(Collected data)
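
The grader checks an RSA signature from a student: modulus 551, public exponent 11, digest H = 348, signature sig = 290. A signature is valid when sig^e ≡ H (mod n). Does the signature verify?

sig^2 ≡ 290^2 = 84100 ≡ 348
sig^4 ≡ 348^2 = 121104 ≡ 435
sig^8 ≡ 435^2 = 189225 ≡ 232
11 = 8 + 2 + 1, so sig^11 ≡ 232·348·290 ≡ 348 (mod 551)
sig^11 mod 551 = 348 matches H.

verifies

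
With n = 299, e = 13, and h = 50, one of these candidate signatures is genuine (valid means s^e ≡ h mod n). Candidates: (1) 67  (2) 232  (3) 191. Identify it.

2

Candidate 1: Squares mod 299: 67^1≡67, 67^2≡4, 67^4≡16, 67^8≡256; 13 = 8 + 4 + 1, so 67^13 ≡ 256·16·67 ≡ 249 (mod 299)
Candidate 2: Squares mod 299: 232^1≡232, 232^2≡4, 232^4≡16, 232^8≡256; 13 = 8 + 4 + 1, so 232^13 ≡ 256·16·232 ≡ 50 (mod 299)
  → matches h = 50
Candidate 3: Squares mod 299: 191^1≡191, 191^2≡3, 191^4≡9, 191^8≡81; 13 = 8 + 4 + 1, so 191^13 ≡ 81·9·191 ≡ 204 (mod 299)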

* * *

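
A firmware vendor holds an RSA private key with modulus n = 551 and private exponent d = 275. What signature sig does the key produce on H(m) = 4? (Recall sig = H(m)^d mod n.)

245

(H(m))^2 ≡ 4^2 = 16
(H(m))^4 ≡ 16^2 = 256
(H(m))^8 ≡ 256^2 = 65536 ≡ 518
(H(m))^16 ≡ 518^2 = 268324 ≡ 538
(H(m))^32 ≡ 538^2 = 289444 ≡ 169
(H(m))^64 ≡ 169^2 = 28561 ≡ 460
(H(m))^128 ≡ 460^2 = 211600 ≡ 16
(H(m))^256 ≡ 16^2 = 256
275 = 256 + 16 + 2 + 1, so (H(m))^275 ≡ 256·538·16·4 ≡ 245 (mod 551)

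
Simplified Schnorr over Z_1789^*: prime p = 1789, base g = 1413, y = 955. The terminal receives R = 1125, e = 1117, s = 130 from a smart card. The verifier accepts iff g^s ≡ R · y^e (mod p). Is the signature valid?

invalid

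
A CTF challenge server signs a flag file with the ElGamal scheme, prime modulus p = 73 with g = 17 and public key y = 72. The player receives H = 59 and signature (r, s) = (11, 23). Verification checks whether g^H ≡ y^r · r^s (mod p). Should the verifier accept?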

* * *

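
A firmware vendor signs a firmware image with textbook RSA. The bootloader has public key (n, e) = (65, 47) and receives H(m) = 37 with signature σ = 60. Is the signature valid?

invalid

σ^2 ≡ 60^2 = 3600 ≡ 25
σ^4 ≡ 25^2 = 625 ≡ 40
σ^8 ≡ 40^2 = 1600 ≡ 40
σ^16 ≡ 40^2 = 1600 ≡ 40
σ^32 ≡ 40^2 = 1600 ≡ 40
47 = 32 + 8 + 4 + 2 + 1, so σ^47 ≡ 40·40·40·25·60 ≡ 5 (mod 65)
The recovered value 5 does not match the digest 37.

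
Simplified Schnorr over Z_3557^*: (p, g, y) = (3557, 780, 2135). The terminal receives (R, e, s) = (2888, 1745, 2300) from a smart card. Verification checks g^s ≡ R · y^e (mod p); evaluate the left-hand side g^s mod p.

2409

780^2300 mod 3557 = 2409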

**Directions**
Your answer should consist of the lines from the line with "A firmware vendor holds" to the line with "A CTF challenge" above, repeated exactly, both ends included.

**Written solution**
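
A firmware vendor holds an RSA private key with modulus n = 551 and private exponent d = 275. What signature sig does the key produce on H(m) = 4? (Recall sig = H(m)^d mod n.)

245

(H(m))^2 ≡ 4^2 = 16
(H(m))^4 ≡ 16^2 = 256
(H(m))^8 ≡ 256^2 = 65536 ≡ 518
(H(m))^16 ≡ 518^2 = 268324 ≡ 538
(H(m))^32 ≡ 538^2 = 289444 ≡ 169
(H(m))^64 ≡ 169^2 = 28561 ≡ 460
(H(m))^128 ≡ 460^2 = 211600 ≡ 16
(H(m))^256 ≡ 16^2 = 256
275 = 256 + 16 + 2 + 1, so (H(m))^275 ≡ 256·538·16·4 ≡ 245 (mod 551)

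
Simplified Schnorr over Z_1789^*: prime p = 1789, base g = 1413, y = 955. The terminal receives R = 1125, e = 1117, s = 130 from a smart card. The verifier accepts iff g^s ≡ R · y^e (mod p). Is the signature valid?

invalid

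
A CTF challenge server signs a flag file with the ElGamal scheme, prime modulus p = 73 with g = 17 and public key y = 72. The player receives H = 59 and signature (r, s) = (11, 23). Verification checks whether g^H ≡ y^r · r^s (mod p). Should the verifier accept?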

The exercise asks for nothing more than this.